==== PROVIDED RECORDS

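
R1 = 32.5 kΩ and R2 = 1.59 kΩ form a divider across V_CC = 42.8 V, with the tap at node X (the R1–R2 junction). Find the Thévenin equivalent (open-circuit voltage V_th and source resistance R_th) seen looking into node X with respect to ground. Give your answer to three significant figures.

With X open, the divider is unloaded: V_th = 42.8 × 1.59/34.09 = 1.996 V.
With V_CC suppressed (replaced by a short), R_th = R1 ‖ R2 = (32.50 × 1.59)/(32.50 + 1.59) = 1.516 kΩ.

V_th ≈ 2.00 V, R_th ≈ 1.52 kΩ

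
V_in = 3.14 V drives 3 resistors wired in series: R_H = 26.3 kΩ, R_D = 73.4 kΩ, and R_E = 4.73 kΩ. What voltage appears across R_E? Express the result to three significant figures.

V ≈ 0.142 V

ΣR = 26.3 + 73.4 + 4.73 = 104.4 kΩ.
Voltage divider: V = V_in · (4.730 / 104.4) = 3.14 × 0.04529 = 0.1422 V.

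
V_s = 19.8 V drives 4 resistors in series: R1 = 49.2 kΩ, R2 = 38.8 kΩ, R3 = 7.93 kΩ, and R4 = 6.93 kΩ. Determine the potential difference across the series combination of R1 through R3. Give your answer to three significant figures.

V ≈ 18.5 V

ΣR = 49.2 + 38.8 + 7.93 + 6.93 = 102.9 kΩ.
R_{R1..R3} = 49.2 + 38.8 + 7.93 = 95.93 kΩ.
Voltage divider: V = V_s · (95.93 / 102.9) = 19.8 × 0.9326 = 18.47 V.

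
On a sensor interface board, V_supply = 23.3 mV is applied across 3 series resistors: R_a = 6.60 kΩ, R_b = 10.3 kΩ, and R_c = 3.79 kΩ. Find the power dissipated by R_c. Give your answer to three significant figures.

The common current is I = 23.3/20.69 = 1.126 µA.
P = I²R = 1.268 × 3.79 = 4.807 nW.

P ≈ 4.81 nW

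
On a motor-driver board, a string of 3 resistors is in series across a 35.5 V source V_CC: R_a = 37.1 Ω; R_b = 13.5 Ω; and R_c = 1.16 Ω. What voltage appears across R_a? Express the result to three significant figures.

V ≈ 25.4 V

Series total: ΣR = 37.1 + 13.5 + 1.16 = 51.76 Ω.
V = V_CC · R/ΣR = 35.5 × 0.7168 = 25.45 V.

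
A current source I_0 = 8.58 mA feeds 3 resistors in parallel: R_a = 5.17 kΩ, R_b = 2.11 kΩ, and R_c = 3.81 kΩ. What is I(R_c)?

I ≈ 2.42 mA

Total conductance ΣG = 1/5.17 + 1/2.11 + 1/3.81 = 0.9298 (units of 1/kΩ).
R_c takes the fraction G_k/ΣG = 0.2625/0.9298 = 0.2823, so I = 8.58 × 0.2823 = 2.422 mA.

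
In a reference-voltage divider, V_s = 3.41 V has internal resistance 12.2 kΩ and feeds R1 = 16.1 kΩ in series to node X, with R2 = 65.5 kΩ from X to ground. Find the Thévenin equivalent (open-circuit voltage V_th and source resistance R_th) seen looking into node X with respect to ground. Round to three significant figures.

V_th ≈ 2.38 V, R_th ≈ 19.8 kΩ

R1' = 12.2 + 16.1 = 28.30 kΩ (source resistance + R1).
With X open, the divider is unloaded: V_th = 3.41 × 65.5/93.80 = 2.381 V.
Looking into X with the source shorted: R_th = R1'·R2/(R1'+R2) = 28.30 × 65.5/93.80 = 19.76 kΩ.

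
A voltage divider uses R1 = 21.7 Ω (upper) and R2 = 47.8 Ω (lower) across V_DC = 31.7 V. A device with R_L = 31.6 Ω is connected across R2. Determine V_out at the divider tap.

V_out ≈ 14.8 V

The load sits in parallel with R2, giving an effective lower resistance R2' = R2·R_L/(R2+R_L) = 19.02 Ω.
Then V_out = V_DC · R2'/(R1 + R2') = 31.7 × 19.02/40.72 = 14.81 V.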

========

▸ **WHAT YOU SHOULD DO**: Extract every line from the one with "A current source" down to the final line above, both included, exactly as written.

▸ **EXERCISE OUTPUT**:
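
A current source I_0 = 8.58 mA feeds 3 resistors in parallel: R_a = 5.17 kΩ, R_b = 2.11 kΩ, and R_c = 3.81 kΩ. What is I(R_c)?

I ≈ 2.42 mA

Total conductance ΣG = 1/5.17 + 1/2.11 + 1/3.81 = 0.9298 (units of 1/kΩ).
R_c takes the fraction G_k/ΣG = 0.2625/0.9298 = 0.2823, so I = 8.58 × 0.2823 = 2.422 mA.

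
In a reference-voltage divider, V_s = 3.41 V has internal resistance 12.2 kΩ and feeds R1 = 16.1 kΩ in series to node X, with R2 = 65.5 kΩ from X to ground. Find the Thévenin equivalent (open-circuit voltage V_th and source resistance R_th) seen looking into node X with respect to ground. Round to three significant figures.

V_th ≈ 2.38 V, R_th ≈ 19.8 kΩ

R1' = 12.2 + 16.1 = 28.30 kΩ (source resistance + R1).
With X open, the divider is unloaded: V_th = 3.41 × 65.5/93.80 = 2.381 V.
Looking into X with the source shorted: R_th = R1'·R2/(R1'+R2) = 28.30 × 65.5/93.80 = 19.76 kΩ.

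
A voltage divider uses R1 = 21.7 Ω (upper) and R2 = 47.8 Ω (lower) across V_DC = 31.7 V. A device with R_L = 31.6 Ω is connected across R2. Determine V_out at the divider tap.

V_out ≈ 14.8 V

The load sits in parallel with R2, giving an effective lower resistance R2' = R2·R_L/(R2+R_L) = 19.02 Ω.
Then V_out = V_DC · R2'/(R1 + R2') = 31.7 × 19.02/40.72 = 14.81 V.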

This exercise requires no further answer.